→ **TASK BRIEF**: Among the entries below, find all lines that include "aligned" and copy them.

→ **LISTED RECORDS**:

- Opening Delimiter -

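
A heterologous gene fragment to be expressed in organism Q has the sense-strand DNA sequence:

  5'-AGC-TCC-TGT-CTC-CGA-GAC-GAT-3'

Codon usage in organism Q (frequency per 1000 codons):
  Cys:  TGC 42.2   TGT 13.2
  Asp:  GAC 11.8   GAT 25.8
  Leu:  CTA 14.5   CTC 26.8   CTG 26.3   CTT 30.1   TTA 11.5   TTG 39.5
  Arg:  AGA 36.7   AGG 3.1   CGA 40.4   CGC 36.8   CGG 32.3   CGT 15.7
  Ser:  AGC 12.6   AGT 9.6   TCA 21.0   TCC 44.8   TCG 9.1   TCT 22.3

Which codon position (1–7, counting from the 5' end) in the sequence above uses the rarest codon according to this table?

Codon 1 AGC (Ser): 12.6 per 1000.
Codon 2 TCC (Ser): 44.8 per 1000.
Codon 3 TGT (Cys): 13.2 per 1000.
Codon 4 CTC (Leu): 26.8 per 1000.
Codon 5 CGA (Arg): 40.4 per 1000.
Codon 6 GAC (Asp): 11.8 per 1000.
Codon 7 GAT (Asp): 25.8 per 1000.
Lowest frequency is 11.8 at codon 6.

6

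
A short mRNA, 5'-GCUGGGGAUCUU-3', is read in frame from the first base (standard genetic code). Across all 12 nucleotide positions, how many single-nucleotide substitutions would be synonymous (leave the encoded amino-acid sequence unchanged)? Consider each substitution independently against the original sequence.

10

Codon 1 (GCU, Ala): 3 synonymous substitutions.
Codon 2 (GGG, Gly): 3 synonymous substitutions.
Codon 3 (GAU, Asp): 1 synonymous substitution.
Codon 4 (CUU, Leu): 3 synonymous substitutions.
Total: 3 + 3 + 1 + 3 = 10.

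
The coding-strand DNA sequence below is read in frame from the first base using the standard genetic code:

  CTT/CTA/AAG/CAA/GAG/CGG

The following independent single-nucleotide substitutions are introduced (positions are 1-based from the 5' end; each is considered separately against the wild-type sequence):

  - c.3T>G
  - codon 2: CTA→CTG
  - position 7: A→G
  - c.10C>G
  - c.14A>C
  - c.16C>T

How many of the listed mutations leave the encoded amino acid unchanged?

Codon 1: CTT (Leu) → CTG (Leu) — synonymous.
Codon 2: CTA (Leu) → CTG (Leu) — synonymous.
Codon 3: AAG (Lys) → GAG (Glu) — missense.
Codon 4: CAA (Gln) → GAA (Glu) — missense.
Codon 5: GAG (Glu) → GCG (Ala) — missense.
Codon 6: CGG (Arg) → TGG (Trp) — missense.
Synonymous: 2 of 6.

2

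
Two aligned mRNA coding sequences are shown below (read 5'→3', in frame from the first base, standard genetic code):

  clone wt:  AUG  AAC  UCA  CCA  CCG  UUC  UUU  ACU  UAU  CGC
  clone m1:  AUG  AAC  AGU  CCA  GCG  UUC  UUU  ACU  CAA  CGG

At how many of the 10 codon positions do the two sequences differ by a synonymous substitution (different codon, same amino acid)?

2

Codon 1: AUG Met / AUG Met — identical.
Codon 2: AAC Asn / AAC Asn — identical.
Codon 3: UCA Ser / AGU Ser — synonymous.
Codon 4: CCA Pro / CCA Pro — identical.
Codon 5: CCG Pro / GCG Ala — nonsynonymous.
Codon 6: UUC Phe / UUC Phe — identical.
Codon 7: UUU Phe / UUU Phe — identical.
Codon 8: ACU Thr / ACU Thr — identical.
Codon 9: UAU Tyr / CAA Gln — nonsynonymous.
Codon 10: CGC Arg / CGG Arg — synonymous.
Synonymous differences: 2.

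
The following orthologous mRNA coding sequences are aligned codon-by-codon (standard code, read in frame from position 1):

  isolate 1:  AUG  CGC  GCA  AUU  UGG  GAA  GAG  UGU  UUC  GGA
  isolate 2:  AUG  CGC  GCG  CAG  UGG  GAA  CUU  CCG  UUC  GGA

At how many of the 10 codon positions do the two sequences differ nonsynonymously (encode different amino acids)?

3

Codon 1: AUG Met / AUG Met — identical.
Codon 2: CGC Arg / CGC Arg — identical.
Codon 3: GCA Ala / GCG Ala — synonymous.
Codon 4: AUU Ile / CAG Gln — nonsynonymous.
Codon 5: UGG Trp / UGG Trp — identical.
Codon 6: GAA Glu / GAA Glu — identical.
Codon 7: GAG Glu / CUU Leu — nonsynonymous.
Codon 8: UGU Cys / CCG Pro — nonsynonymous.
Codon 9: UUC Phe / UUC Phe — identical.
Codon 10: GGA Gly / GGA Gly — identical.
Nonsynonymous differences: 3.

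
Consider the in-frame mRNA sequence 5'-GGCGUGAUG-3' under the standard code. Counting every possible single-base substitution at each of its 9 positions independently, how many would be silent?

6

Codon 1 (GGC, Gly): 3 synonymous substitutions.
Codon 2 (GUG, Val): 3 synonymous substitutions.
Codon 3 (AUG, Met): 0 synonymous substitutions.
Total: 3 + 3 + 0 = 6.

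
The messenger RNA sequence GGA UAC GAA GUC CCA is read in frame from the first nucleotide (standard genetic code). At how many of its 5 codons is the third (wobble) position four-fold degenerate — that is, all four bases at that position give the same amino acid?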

- Closing Delimiter -

→ **YOUR RESPONSE**:
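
Two aligned mRNA coding sequences are shown below (read 5'→3', in frame from the first base, standard genetic code):
The following orthologous mRNA coding sequences are aligned codon-by-codon (standard code, read in frame from position 1):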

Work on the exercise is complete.